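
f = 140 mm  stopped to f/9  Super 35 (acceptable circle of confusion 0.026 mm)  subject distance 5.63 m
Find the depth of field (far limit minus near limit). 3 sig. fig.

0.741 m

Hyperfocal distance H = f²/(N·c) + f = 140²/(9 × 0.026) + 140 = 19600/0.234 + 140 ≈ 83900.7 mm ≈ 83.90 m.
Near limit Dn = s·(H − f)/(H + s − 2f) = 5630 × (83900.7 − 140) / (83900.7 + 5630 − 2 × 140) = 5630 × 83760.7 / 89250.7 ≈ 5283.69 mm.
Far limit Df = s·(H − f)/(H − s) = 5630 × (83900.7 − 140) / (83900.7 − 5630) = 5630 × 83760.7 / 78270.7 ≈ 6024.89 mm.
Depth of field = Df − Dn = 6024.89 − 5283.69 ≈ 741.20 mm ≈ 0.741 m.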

-=-=-

**Exercise directions**
Word for word, copy the line containing "Find the depth" and each line after it to the end of the records, and nothing besides.

**Expected answer**
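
Find the depth of field (far limit minus near limit). 3 sig. fig.

0.741 m

Hyperfocal distance H = f²/(N·c) + f = 140²/(9 × 0.026) + 140 = 19600/0.234 + 140 ≈ 83900.7 mm ≈ 83.90 m.
Near limit Dn = s·(H − f)/(H + s − 2f) = 5630 × (83900.7 − 140) / (83900.7 + 5630 − 2 × 140) = 5630 × 83760.7 / 89250.7 ≈ 5283.69 mm.
Far limit Df = s·(H − f)/(H − s) = 5630 × (83900.7 − 140) / (83900.7 − 5630) = 5630 × 83760.7 / 78270.7 ≈ 6024.89 mm.
Depth of field = Df − Dn = 6024.89 − 5283.69 ≈ 741.20 mm ≈ 0.741 m.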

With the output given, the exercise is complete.